## WORK INSTRUCTIONS
The records should be written out in full, with nothing altered.

^^^^^^^^

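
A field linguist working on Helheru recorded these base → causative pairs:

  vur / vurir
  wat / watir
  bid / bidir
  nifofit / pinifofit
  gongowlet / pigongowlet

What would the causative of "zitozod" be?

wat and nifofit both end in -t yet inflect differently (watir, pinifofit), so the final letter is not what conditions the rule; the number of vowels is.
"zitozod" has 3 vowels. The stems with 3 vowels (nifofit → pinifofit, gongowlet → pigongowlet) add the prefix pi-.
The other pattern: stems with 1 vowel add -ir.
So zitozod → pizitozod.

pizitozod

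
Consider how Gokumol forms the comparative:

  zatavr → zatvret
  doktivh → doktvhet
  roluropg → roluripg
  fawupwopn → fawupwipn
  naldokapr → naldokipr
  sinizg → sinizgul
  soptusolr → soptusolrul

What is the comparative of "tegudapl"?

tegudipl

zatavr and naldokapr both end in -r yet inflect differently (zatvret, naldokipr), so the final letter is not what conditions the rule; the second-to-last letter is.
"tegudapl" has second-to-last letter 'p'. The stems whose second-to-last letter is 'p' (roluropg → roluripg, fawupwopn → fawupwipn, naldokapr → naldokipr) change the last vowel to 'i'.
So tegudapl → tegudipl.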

^^^^^^^^

## TASK RESULT
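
A field linguist working on Helheru recorded these base → causative pairs:

  vur / vurir
  wat / watir
  bid / bidir
  nifofit / pinifofit
  gongowlet / pigongowlet

What would the causative of "zitozod" be?

wat and nifofit both end in -t yet inflect differently (watir, pinifofit), so the final letter is not what conditions the rule; the number of vowels is.
"zitozod" has 3 vowels. The stems with 3 vowels (nifofit → pinifofit, gongowlet → pigongowlet) add the prefix pi-.
The other pattern: stems with 1 vowel add -ir.
So zitozod → pizitozod.

pizitozod

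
Consider how Gokumol forms the comparative:

  zatavr → zatvret
  doktivh → doktvhet
  roluropg → roluripg
  fawupwopn → fawupwipn
  naldokapr → naldokipr
  sinizg → sinizgul
  soptusolr → soptusolrul

What is the comparative of "tegudapl"?

tegudipl

zatavr and naldokapr both end in -r yet inflect differently (zatvret, naldokipr), so the final letter is not what conditions the rule; the second-to-last letter is.
"tegudapl" has second-to-last letter 'p'. The stems whose second-to-last letter is 'p' (roluropg → roluripg, fawupwopn → fawupwipn, naldokapr → naldokipr) change the last vowel to 'i'.
So tegudapl → tegudipl.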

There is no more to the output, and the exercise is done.